» Exercise inputs:
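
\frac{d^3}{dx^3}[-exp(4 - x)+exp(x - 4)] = (exp(2*x - 8) + 1)*exp(4 - x)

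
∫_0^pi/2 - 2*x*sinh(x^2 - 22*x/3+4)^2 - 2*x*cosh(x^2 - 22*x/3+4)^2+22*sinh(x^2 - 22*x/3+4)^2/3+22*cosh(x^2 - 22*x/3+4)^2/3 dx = sinh(4)*cosh(4) - sinh(-22*pi/3 + pi^2/2 + 8)/2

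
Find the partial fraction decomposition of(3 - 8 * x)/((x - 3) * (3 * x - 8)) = 55/(3*x - 8) - 21/(x - 3)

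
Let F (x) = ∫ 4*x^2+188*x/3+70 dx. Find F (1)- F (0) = 308/3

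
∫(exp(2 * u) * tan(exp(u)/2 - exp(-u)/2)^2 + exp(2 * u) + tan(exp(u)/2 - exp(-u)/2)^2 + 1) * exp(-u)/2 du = tan(sinh(u)) + C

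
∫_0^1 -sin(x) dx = -1 + cos(1)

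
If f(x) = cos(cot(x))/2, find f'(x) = sin(1/tan(x))/(2*sin(x)^2)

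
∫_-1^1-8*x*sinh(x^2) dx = 0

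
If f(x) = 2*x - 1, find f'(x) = 2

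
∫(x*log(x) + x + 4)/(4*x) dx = (x + 4)*log(x)/4 + C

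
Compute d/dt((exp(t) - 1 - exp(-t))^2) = (2*exp(4*t) - 2*exp(3*t) - 2*exp(t) - 2)*exp(-2*t)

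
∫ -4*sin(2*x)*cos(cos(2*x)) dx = 2*sin(cos(2*x)) + C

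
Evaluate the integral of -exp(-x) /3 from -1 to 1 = -E/3 + exp(-1)/3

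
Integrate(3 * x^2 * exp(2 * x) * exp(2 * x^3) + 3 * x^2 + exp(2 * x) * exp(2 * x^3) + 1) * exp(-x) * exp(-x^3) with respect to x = -exp(-x^3 - x) + exp(x^3 + x) + C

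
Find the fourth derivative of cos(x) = cos(x)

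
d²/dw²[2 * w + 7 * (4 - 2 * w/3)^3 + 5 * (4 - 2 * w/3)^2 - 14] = 712/9 - 112*w/9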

» Requirement: Your task is to set down only the lines that run from the opening of the listing to the line with "Let F (x) = ∫", both ends included, each unchanged.

» Solution:
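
\frac{d^3}{dx^3}[-exp(4 - x)+exp(x - 4)] = (exp(2*x - 8) + 1)*exp(4 - x)

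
∫_0^pi/2 - 2*x*sinh(x^2 - 22*x/3+4)^2 - 2*x*cosh(x^2 - 22*x/3+4)^2+22*sinh(x^2 - 22*x/3+4)^2/3+22*cosh(x^2 - 22*x/3+4)^2/3 dx = sinh(4)*cosh(4) - sinh(-22*pi/3 + pi^2/2 + 8)/2

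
Find the partial fraction decomposition of(3 - 8 * x)/((x - 3) * (3 * x - 8)) = 55/(3*x - 8) - 21/(x - 3)

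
Let F (x) = ∫ 4*x^2+188*x/3+70 dx. Find F (1)- F (0) = 308/3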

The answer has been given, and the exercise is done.